[Stored data entries]

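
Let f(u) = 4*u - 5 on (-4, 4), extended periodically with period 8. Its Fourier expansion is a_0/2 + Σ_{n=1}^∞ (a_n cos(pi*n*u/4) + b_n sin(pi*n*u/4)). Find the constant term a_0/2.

-5

a_0 = 1/4 ∫_{-4}^{4} f(u) du = 1/4 · (-40) = -10.
So the constant term a_0/2 = -5.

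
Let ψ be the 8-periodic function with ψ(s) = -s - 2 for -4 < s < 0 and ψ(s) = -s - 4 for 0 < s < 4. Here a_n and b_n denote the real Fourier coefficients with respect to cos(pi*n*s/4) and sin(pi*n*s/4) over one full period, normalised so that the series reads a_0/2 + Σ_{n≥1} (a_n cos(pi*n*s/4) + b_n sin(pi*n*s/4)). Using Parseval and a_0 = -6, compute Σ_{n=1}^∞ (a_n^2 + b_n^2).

Parseval: a_0^2/2 + Σ_{n≥1} (a_n^2+b_n^2) = 1/4 ∫_{-4}^{4} ψ(s)^2 ds = 116/3.
Subtract a_0^2/2 = 18: Σ (a_n^2+b_n^2) = 62/3.

62/3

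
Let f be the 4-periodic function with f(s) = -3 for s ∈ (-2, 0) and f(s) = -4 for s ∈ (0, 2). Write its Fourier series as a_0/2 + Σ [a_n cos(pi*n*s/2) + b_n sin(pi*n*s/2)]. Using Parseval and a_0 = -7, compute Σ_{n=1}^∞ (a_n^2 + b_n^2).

1/2

Parseval: a_0^2/2 + Σ_{n≥1} (a_n^2+b_n^2) = 1/2 ∫_{-2}^{2} f(s)^2 ds = 25.
Subtract a_0^2/2 = 49/2: Σ (a_n^2+b_n^2) = 1/2.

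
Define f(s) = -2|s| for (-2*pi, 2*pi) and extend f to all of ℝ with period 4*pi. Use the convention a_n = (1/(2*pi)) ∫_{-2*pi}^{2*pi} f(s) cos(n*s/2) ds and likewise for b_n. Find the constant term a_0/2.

a_0 = (1/(2*pi)) ∫_{-2*pi}^{2*pi} f(s) ds = (1/(2*pi)) · (-8*pi**2) = -4*pi.
So the constant term a_0/2 = -2*pi.

-2*pi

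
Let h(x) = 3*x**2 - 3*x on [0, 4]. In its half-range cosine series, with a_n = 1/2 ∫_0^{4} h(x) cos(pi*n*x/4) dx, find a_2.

a_2 = 1/2 ∫_0^{4} (3*x**2 - 3*x) cos(pi*x/2) dx.
Integrating by parts twice (tabular method), an antiderivative of (3*x**2 - 3*x) cos(pi*x/2) is 6*x**2*sin(pi*x/2)/pi - 6*x*sin(pi*x/2)/pi + 24*x*cos(pi*x/2)/pi**2 - 48*sin(pi*x/2)/pi**3 - 12*cos(pi*x/2)/pi**2; evaluating from 0 to 4: ∫_{0}^{4} (3*x**2 - 3*x) cos(pi*x/2) dx = (84/pi**2) - (-12/pi**2) = 96/pi**2.
Hence a_2 = (1/2)·(96/pi**2) = 48/pi**2.

48/pi**2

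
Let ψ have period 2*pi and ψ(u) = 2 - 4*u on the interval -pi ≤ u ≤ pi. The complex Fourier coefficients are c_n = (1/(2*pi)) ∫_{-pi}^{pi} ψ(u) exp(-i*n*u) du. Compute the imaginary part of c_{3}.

4/3

Since ψ is real-valued, Im(c_{3}) = -(1/(2*pi)) ∫_{-pi}^{pi} ψ(u) sin(3*u) du = -b_{3}/2.
Integrating by parts (boundary term plus one more integral), an antiderivative of (2 - 4*u) sin(3*u) is 4*u*cos(3*u)/3 - 4*sin(3*u)/9 - 2*cos(3*u)/3; evaluating from -pi to pi: ∫_{-pi}^{pi} (2 - 4*u) sin(3*u) du = (2/3 - 4*pi/3) - (2/3 + 4*pi/3) = -8*pi/3.
Hence Im(c_{3}) = (-1/(2*pi))·(-8*pi/3) = 4/3.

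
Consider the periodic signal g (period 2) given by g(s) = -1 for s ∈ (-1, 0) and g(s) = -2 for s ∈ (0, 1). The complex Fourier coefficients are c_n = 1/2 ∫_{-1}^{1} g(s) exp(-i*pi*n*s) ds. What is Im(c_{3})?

Since g is real-valued, Im(c_{3}) = -1/2 ∫_{-1}^{1} g(s) sin(3*pi*s) ds = -b_{3}/2.
Split the integral at the breakpoints.
Directly, an antiderivative of (-1) sin(3*pi*s) is cos(3*pi*s)/(3*pi); evaluating from -1 to 0: ∫_{-1}^{0} (-1) sin(3*pi*s) ds = (1/(3*pi)) - (-1/(3*pi)) = 2/(3*pi).
Directly, an antiderivative of (-2) sin(3*pi*s) is 2*cos(3*pi*s)/(3*pi); evaluating from 0 to 1: ∫_{0}^{1} (-2) sin(3*pi*s) ds = (-2/(3*pi)) - (2/(3*pi)) = -4/(3*pi).
So ∫_{-1}^{1} g(s) sin(3*pi*s) ds = -2/(3*pi).
Hence Im(c_{3}) = (-1/2)·(-2/(3*pi)) = 1/(3*pi).

1/(3*pi)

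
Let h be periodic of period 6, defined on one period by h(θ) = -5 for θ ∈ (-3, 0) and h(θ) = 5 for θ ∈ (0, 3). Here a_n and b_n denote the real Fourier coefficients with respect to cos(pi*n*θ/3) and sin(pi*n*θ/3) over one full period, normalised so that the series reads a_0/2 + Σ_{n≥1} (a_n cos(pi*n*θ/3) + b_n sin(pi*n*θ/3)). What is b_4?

0

b_4 = 1/3 ∫_{-3}^{3} h(θ) sin(4*pi*θ/3) dθ.
h is odd and sin(4*pi*θ/3) is odd, so the integrand is even and b_4 = 2/3 ∫_0^{3} h(θ) sin(4*pi*θ/3) dθ.
Directly, an antiderivative of (5) sin(4*pi*θ/3) is -15*cos(4*pi*θ/3)/(4*pi); evaluating from 0 to 3: ∫_{0}^{3} (5) sin(4*pi*θ/3) dθ = (-15/(4*pi)) - (-15/(4*pi)) = 0.
Hence b_4 = (2/3)·(0) = 0.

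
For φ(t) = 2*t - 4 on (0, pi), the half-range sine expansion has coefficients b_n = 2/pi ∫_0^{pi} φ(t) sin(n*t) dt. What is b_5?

4*(-4 + pi)/(5*pi)

b_5 = 2/pi ∫_0^{pi} (2*t - 4) sin(5*t) dt.
Integrating by parts (boundary term plus one more integral), an antiderivative of (2*t - 4) sin(5*t) is -2*t*cos(5*t)/5 + 2*sin(5*t)/25 + 4*cos(5*t)/5; evaluating from 0 to pi: ∫_{0}^{pi} (2*t - 4) sin(5*t) dt = (-4/5 + 2*pi/5) - (4/5) = -8/5 + 2*pi/5.
Hence b_5 = (2/pi)·(-8/5 + 2*pi/5) = 4*(-4 + pi)/(5*pi).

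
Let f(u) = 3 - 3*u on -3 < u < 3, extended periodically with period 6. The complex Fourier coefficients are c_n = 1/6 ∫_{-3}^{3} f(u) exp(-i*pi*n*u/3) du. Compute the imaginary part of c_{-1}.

Since f is real-valued, Im(c_{-1}) = -1/6 ∫_{-3}^{3} f(u) sin(-pi*u/3) du = b_{1}/2.
Integrating by parts (boundary term plus one more integral), an antiderivative of (3 - 3*u) sin(-pi*u/3) is -9*u*cos(pi*u/3)/pi + 27*sin(pi*u/3)/pi**2 + 9*cos(pi*u/3)/pi; evaluating from -3 to 3: ∫_{-3}^{3} (3 - 3*u) sin(-pi*u/3) du = (18/pi) - (-36/pi) = 54/pi.
Hence Im(c_{-1}) = (-1/6)·(54/pi) = -9/pi.

-9/pi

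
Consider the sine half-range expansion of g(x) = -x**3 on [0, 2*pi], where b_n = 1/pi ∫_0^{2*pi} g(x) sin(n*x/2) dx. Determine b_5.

96/125 - 16*pi**2/5

b_5 = 1/pi ∫_0^{2*pi} (-x**3) sin(5*x/2) dx.
Integrating by parts three times (tabular method), an antiderivative of (-x**3) sin(5*x/2) is 2*x**3*cos(5*x/2)/5 - 12*x**2*sin(5*x/2)/25 - 48*x*cos(5*x/2)/125 + 96*sin(5*x/2)/625; evaluating from 0 to 2*pi: ∫_{0}^{2*pi} (-x**3) sin(5*x/2) dx = (16*pi*(6 - 25*pi**2)/125) - (0) = 16*pi*(6 - 25*pi**2)/125.
Hence b_5 = (1/pi)·(16*pi*(6 - 25*pi**2)/125) = 96/125 - 16*pi**2/5.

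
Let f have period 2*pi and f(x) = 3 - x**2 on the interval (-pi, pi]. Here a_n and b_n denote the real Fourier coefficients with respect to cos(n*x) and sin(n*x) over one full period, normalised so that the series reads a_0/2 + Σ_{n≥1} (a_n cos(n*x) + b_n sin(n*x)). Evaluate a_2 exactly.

a_2 = 1/pi ∫_{-pi}^{pi} f(x) cos(2*x) dx.
f is even and cos(2*x) is even, so the integrand is even and a_2 = 2/pi ∫_0^{pi} f(x) cos(2*x) dx.
Integrating by parts twice (tabular method), an antiderivative of (3 - x**2) cos(2*x) is -x**2*sin(2*x)/2 - x*cos(2*x)/2 + 7*sin(2*x)/4; evaluating from 0 to pi: ∫_{0}^{pi} (3 - x**2) cos(2*x) dx = (-pi/2) - (0) = -pi/2.
Hence a_2 = (2/pi)·(-pi/2) = -1.

-1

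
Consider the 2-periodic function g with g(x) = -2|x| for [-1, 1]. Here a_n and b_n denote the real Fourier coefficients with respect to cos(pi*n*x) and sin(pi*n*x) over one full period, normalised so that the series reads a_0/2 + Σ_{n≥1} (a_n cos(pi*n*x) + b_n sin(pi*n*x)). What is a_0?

-2

a_0 = ∫_{-1}^{1} g(x) dx = -2.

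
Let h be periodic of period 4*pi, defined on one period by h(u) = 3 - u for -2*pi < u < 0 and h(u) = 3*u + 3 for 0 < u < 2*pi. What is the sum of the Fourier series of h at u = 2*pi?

3 + 4*pi

u = 2*pi differs from u = -2*pi by 1 full period(s), and the series is 4*pi-periodic.
At u = -2*pi the one-sided limits are h(-2*pi^-) = 3 + 6*pi and h(-2*pi^+) = 3 + 2*pi.
By Dirichlet's theorem the series converges to their average, [(3 + 6*pi) + (3 + 2*pi)]/2 = 3 + 4*pi.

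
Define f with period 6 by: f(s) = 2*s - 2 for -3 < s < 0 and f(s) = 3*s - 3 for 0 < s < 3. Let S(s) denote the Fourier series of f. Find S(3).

-1

At s = 3 the one-sided limits are f(3^-) = 6 and f(3^+) = -8.
By Dirichlet's theorem the series converges to their average, [(6) + (-8)]/2 = -1.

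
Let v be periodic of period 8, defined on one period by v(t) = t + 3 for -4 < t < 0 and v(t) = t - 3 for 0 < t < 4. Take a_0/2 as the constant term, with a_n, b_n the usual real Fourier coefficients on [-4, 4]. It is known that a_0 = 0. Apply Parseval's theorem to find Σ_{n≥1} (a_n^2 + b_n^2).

Parseval: a_0^2/2 + Σ_{n≥1} (a_n^2+b_n^2) = 1/4 ∫_{-4}^{4} v(t)^2 dt = 14/3.
Subtract a_0^2/2 = 0: Σ (a_n^2+b_n^2) = 14/3.

14/3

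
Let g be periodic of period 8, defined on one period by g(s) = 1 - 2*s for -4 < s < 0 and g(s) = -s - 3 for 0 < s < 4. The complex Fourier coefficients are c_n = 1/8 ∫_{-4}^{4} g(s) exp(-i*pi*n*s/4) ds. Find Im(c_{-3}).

-10/(3*pi)

Since g is real-valued, Im(c_{-3}) = -1/8 ∫_{-4}^{4} g(s) sin(-3*pi*s/4) ds = b_{3}/2.
Split the integral at the breakpoints.
Integrating by parts (boundary term plus one more integral), an antiderivative of (1 - 2*s) sin(-3*pi*s/4) is -8*s*cos(3*pi*s/4)/(3*pi) + 32*sin(3*pi*s/4)/(9*pi**2) + 4*cos(3*pi*s/4)/(3*pi); evaluating from -4 to 0: ∫_{-4}^{0} (1 - 2*s) sin(-3*pi*s/4) ds = (4/(3*pi)) - (-12/pi) = 40/(3*pi).
Integrating by parts (boundary term plus one more integral), an antiderivative of (-s - 3) sin(-3*pi*s/4) is -4*s*cos(3*pi*s/4)/(3*pi) + 16*sin(3*pi*s/4)/(9*pi**2) - 4*cos(3*pi*s/4)/pi; evaluating from 0 to 4: ∫_{0}^{4} (-s - 3) sin(-3*pi*s/4) ds = (28/(3*pi)) - (-4/pi) = 40/(3*pi).
So ∫_{-4}^{4} g(s) sin(-3*pi*s/4) ds = 80/(3*pi).
Hence Im(c_{-3}) = (-1/8)·(80/(3*pi)) = -10/(3*pi).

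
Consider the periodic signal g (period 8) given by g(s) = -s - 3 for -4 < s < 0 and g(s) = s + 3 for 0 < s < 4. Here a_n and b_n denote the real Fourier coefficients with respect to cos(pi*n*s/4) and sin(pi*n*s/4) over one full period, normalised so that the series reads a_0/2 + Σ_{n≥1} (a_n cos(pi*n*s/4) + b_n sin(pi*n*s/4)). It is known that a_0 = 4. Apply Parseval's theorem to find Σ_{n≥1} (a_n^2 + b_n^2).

Parseval: a_0^2/2 + Σ_{n≥1} (a_n^2+b_n^2) = 1/4 ∫_{-4}^{4} g(s)^2 ds = 86/3.
Subtract a_0^2/2 = 8: Σ (a_n^2+b_n^2) = 62/3.

62/3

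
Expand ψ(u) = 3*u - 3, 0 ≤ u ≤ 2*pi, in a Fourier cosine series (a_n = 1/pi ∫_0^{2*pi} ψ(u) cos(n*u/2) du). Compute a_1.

-24/pi

a_1 = 1/pi ∫_0^{2*pi} (3*u - 3) cos(u/2) du.
Integrating by parts (boundary term plus one more integral), an antiderivative of (3*u - 3) cos(u/2) is 6*u*sin(u/2) - 6*sin(u/2) + 12*cos(u/2); evaluating from 0 to 2*pi: ∫_{0}^{2*pi} (3*u - 3) cos(u/2) du = (-12) - (12) = -24.
Hence a_1 = (1/pi)·(-24) = -24/pi.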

### Exercise objective
For this exercise, reproduce exactly each line from the one containing "Consider the periodic signal g (period 8)" through the last line of the data, and no others.

### Exercise result
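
Consider the periodic signal g (period 8) given by g(s) = -s - 3 for -4 < s < 0 and g(s) = s + 3 for 0 < s < 4. Here a_n and b_n denote the real Fourier coefficients with respect to cos(pi*n*s/4) and sin(pi*n*s/4) over one full period, normalised so that the series reads a_0/2 + Σ_{n≥1} (a_n cos(pi*n*s/4) + b_n sin(pi*n*s/4)). It is known that a_0 = 4. Apply Parseval's theorem to find Σ_{n≥1} (a_n^2 + b_n^2).

Parseval: a_0^2/2 + Σ_{n≥1} (a_n^2+b_n^2) = 1/4 ∫_{-4}^{4} g(s)^2 ds = 86/3.
Subtract a_0^2/2 = 8: Σ (a_n^2+b_n^2) = 62/3.

62/3

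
Expand ψ(u) = 3*u - 3, 0 ≤ u ≤ 2*pi, in a Fourier cosine series (a_n = 1/pi ∫_0^{2*pi} ψ(u) cos(n*u/2) du). Compute a_1.

-24/pi

a_1 = 1/pi ∫_0^{2*pi} (3*u - 3) cos(u/2) du.
Integrating by parts (boundary term plus one more integral), an antiderivative of (3*u - 3) cos(u/2) is 6*u*sin(u/2) - 6*sin(u/2) + 12*cos(u/2); evaluating from 0 to 2*pi: ∫_{0}^{2*pi} (3*u - 3) cos(u/2) du = (-12) - (12) = -24.
Hence a_1 = (1/pi)·(-24) = -24/pi.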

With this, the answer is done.